### Try it
Transcribe exactly the line that contains "Total alkalinity in a waterpark" and every line after it to the end of the entries, and nothing more.

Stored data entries
=======

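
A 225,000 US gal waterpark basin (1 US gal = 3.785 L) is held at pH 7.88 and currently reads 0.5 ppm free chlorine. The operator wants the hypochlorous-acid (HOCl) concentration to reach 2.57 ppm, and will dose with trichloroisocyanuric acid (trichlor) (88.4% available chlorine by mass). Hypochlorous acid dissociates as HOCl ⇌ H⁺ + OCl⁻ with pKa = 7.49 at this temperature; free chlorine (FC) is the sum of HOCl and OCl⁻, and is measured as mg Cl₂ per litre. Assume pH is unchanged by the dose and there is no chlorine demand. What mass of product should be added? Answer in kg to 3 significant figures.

8.07 kg

Volume: 225,000 US gal × 3.785 L/gal = 851,625 L.
[OCl⁻]/[HOCl] = 10^(pH − pKa) = 10^(7.88 − 7.49) = 2.455; fraction as HOCl = 1/(1 + 2.455) = 0.2895.
Free chlorine required for 2.57 ppm HOCl: 2.57 / 0.2895 = 8.879 ppm.
FC to add: 8.879 − 0.5 = 8.379 mg/L as Cl₂.
Cl₂ equivalent: 8.379 mg/L × 851,625 L = 7135 g.
Product at 88.4% available Cl: 7135 / 0.884 = 8072 g.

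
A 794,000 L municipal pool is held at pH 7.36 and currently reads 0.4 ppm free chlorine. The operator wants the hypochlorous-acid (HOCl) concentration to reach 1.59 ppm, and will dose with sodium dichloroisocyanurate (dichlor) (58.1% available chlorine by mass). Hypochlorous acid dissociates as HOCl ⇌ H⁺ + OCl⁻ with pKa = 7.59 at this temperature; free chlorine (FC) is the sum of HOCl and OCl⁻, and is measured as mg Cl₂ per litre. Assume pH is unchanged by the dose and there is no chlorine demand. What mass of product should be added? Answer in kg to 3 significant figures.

[OCl⁻]/[HOCl] = 10^(pH − pKa) = 10^(7.36 − 7.59) = 0.5888; fraction as HOCl = 1/(1 + 0.5888) = 0.6294.
Free chlorine required for 1.59 ppm HOCl: 1.59 / 0.6294 = 2.526 ppm.
FC to add: 2.526 − 0.4 = 2.126 mg/L as Cl₂.
Cl₂ equivalent: 2.126 mg/L × 794,000 L = 1688 g.
Product at 58.1% available Cl: 1688 / 0.581 = 2906 g.

2.91 kg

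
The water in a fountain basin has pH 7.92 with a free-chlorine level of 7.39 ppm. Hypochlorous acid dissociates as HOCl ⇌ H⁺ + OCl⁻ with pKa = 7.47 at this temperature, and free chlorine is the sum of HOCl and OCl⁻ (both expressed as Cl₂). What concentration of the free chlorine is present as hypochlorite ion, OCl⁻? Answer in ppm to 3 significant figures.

5.45 ppm

[OCl⁻]/[HOCl] = 10^(pH − pKa) = 10^(7.92 − 7.47) = 10^0.45 = 2.818.
Fraction as HOCl = 1 / (1 + 2.818) = 0.2619.
OCl⁻ = (1 − 0.2619) × 7.39 ppm = 5.455 ppm.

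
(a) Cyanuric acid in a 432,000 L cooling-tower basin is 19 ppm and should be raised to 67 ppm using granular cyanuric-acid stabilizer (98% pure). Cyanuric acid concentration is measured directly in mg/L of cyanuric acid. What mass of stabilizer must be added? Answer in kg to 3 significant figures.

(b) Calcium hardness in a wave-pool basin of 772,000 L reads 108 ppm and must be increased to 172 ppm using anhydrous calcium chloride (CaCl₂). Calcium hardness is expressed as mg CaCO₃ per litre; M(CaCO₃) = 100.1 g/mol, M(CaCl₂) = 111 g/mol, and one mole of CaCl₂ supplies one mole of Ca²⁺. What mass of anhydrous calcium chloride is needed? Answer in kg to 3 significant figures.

(a) 21.2 kg; (b) 54.8 kg

(a) CYA to add: (67 − 19) = 48 mg/L × 432,000 L = 20,740 g cyanuric acid.
(a) At 98% purity: 20,740 / 0.98 = 21,160 g product.

(b) Hardness to add: (172 − 108) = 64 mg/L as CaCO₃ × 772,000 L = 49,410 g as CaCO₃.
(b) Moles of Ca²⁺ (1 mol Ca²⁺ ≡ 1 mol CaCO₃): 49,410 / 100.1 g/mol = 493.6 mol.
(b) Mass of CaCl₂: 493.6 × 111 = 54,790 g.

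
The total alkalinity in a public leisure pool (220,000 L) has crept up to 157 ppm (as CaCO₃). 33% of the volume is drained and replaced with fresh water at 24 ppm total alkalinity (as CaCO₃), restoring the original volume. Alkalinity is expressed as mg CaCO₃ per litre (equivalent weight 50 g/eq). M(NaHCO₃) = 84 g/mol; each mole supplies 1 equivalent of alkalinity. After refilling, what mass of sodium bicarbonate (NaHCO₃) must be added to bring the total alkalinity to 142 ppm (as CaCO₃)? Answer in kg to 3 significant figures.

10.7 kg

After draining 33% and refilling: 157 × 0.67 + 24 × 0.33 = 113.11 ppm.
Deficit to target: 142 − 113.11 = 28.89 mg/L.
As CaCO₃: 28.89 mg/L × 220,000 L = 6356 g; ÷ 50 g/eq ÷ 1 = 127.1 mol NaHCO₃.
Mass: 127.1 × 84 = 10,680 g.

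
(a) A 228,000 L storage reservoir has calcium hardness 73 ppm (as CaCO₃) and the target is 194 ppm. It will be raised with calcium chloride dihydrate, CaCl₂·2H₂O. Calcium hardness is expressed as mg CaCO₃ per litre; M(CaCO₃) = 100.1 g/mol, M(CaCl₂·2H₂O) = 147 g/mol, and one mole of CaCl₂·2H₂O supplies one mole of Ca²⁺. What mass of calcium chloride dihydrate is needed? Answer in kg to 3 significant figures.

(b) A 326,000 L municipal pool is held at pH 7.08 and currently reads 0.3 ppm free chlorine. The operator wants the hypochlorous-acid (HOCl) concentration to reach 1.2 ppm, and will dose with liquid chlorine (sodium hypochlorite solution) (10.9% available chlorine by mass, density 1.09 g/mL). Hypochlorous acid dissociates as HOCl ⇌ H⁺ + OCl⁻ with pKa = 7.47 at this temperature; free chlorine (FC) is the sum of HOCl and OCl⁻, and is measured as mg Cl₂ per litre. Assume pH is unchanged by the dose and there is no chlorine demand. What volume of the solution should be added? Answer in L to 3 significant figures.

(a) Hardness to add: (194 − 73) = 121 mg/L as CaCO₃ × 228,000 L = 27,590 g as CaCO₃.
(a) Moles of Ca²⁺ (1 mol Ca²⁺ ≡ 1 mol CaCO₃): 27,590 / 100.1 g/mol = 275.6 mol.
(a) Mass of CaCl₂·2H₂O: 275.6 × 147 = 40,510 g.

(b) [OCl⁻]/[HOCl] = 10^(pH − pKa) = 10^(7.08 − 7.47) = 0.4074; fraction as HOCl = 1/(1 + 0.4074) = 0.7105.
(b) Free chlorine required for 1.2 ppm HOCl: 1.2 / 0.7105 = 1.689 ppm.
(b) FC to add: 1.689 − 0.3 = 1.389 mg/L as Cl₂.
(b) Cl₂ equivalent: 1.389 mg/L × 326,000 L = 452.8 g.
(b) Product at 10.9% available Cl: 452.8 / 0.109 = 4154 g.
(b) Volume: 4154 g ÷ 1.09 g/mL = 3811 mL.

(a) 40.5 kg; (b) 3.81 L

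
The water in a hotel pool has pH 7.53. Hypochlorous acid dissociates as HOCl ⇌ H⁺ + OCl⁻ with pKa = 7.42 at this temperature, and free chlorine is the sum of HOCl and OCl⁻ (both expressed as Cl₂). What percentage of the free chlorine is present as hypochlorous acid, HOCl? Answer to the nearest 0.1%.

43.7%

[OCl⁻]/[HOCl] = 10^(pH − pKa) = 10^(7.53 − 7.42) = 10^0.11 = 1.288.
Fraction as HOCl = 1 / (1 + 1.288) = 0.437.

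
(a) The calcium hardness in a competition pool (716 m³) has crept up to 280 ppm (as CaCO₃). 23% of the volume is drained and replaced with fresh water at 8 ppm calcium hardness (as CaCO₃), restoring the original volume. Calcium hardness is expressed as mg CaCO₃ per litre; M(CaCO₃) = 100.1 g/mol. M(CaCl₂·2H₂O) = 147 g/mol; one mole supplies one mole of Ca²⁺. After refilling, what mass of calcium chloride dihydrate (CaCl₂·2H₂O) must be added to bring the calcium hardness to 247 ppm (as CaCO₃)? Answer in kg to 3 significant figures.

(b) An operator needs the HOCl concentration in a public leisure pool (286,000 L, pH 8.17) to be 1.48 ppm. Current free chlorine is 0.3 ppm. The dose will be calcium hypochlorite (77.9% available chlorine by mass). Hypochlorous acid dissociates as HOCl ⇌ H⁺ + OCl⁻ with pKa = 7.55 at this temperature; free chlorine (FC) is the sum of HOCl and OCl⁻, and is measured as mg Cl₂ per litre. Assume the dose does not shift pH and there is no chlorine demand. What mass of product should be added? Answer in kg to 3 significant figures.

(a) Volume: 716 m³ = 716,000 L.
(a) After draining 23% and refilling: 280 × 0.77 + 8 × 0.23 = 217.44 ppm.
(a) Deficit to target: 247 − 217.44 = 29.56 mg/L.
(a) As CaCO₃: 29.56 mg/L × 716,000 L = 21,160 g; ÷ 100.1 = 211.4 mol Ca²⁺.
(a) Mass: 211.4 × 147 = 31,080 g.

(b) [OCl⁻]/[HOCl] = 10^(pH − pKa) = 10^(8.17 − 7.55) = 4.169; fraction as HOCl = 1/(1 + 4.169) = 0.1935.
(b) Free chlorine required for 1.48 ppm HOCl: 1.48 / 0.1935 = 7.65 ppm.
(b) FC to add: 7.65 − 0.3 = 7.35 mg/L as Cl₂.
(b) Cl₂ equivalent: 7.35 mg/L × 286,000 L = 2102 g.
(b) Product at 77.9% available Cl: 2102 / 0.779 = 2698 g.

(a) 31.1 kg; (b) 2.70 kg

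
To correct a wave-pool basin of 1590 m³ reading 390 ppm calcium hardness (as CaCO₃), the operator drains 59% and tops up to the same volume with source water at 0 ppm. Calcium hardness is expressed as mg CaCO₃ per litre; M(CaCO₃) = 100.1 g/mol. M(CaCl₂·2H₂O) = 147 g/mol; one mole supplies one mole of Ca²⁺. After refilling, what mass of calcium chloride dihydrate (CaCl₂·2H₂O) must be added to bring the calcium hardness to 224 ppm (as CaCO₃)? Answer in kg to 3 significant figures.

150 kg

Volume: 1590 m³ = 1,590,000 L.
After draining 59% and refilling: 390 × 0.41 + 0 × 0.59 = 159.9 ppm.
Deficit to target: 224 − 159.9 = 64.1 mg/L.
As CaCO₃: 64.1 mg/L × 1,590,000 L = 101,900 g; ÷ 100.1 = 1018 mol Ca²⁺.
Mass: 1018 × 147 = 149,700 g.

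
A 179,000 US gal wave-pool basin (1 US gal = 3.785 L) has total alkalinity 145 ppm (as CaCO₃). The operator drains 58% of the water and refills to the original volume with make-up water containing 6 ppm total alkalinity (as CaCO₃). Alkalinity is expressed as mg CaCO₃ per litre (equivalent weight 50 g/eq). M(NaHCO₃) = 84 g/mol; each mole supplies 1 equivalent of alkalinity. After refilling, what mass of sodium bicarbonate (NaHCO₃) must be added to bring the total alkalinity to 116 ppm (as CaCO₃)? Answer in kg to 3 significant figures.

58.8 kg

Volume: 179,000 US gal × 3.785 L/gal = 677,515 L.
After draining 58% and refilling: 145 × 0.42 + 6 × 0.58 = 64.38 ppm.
Deficit to target: 116 − 64.38 = 51.62 mg/L.
As CaCO₃: 51.62 mg/L × 677,515 L = 34,970 g; ÷ 50 g/eq ÷ 1 = 699.5 mol NaHCO₃.
Mass: 699.5 × 84 = 58,760 g.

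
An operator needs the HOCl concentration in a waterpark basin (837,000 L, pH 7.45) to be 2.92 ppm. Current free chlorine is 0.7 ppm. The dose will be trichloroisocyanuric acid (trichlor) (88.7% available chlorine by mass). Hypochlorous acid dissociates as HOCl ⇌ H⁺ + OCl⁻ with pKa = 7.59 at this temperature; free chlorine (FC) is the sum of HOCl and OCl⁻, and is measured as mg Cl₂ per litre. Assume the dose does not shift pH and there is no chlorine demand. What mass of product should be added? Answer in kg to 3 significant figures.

[OCl⁻]/[HOCl] = 10^(pH − pKa) = 10^(7.45 − 7.59) = 0.7244; fraction as HOCl = 1/(1 + 0.7244) = 0.5799.
Free chlorine required for 2.92 ppm HOCl: 2.92 / 0.5799 = 5.035 ppm.
FC to add: 5.035 − 0.7 = 4.335 mg/L as Cl₂.
Cl₂ equivalent: 4.335 mg/L × 837,000 L = 3629 g.
Product at 88.7% available Cl: 3629 / 0.887 = 4091 g.

4.09 kg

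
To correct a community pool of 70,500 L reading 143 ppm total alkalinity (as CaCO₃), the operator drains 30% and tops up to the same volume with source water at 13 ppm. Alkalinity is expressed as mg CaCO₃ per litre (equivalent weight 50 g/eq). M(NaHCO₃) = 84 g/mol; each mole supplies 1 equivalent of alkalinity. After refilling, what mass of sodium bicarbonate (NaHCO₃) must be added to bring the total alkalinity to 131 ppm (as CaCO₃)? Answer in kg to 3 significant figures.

After draining 30% and refilling: 143 × 0.70 + 13 × 0.30 = 104 ppm.
Deficit to target: 131 − 104 = 27 mg/L.
As CaCO₃: 27 mg/L × 70,500 L = 1904 g; ÷ 50 g/eq ÷ 1 = 38.07 mol NaHCO₃.
Mass: 38.07 × 84 = 3198 g.

3.20 kg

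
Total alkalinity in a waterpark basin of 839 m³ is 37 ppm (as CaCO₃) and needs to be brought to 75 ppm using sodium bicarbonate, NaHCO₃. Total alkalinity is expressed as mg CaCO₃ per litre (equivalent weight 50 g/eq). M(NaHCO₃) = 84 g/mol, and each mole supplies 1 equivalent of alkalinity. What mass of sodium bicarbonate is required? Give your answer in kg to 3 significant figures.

53.6 kg

Volume: 839 m³ = 839,000 L.
Alkalinity to add: (75 − 37) = 38 mg/L as CaCO₃ × 839,000 L = 31,880 g as CaCO₃.
Equivalents: 31,880 g ÷ 50 g/eq = 637.6 eq.
NaHCO₃ supplies 1 eq per mole → 637.6 mol.
Mass: 637.6 mol × 84 g/mol = 53,560 g.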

=======

### Exercise solution
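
Total alkalinity in a waterpark basin of 839 m³ is 37 ppm (as CaCO₃) and needs to be brought to 75 ppm using sodium bicarbonate, NaHCO₃. Total alkalinity is expressed as mg CaCO₃ per litre (equivalent weight 50 g/eq). M(NaHCO₃) = 84 g/mol, and each mole supplies 1 equivalent of alkalinity. What mass of sodium bicarbonate is required? Give your answer in kg to 3 significant figures.

53.6 kg

Volume: 839 m³ = 839,000 L.
Alkalinity to add: (75 − 37) = 38 mg/L as CaCO₃ × 839,000 L = 31,880 g as CaCO₃.
Equivalents: 31,880 g ÷ 50 g/eq = 637.6 eq.
NaHCO₃ supplies 1 eq per mole → 637.6 mol.
Mass: 637.6 mol × 84 g/mol = 53,560 g.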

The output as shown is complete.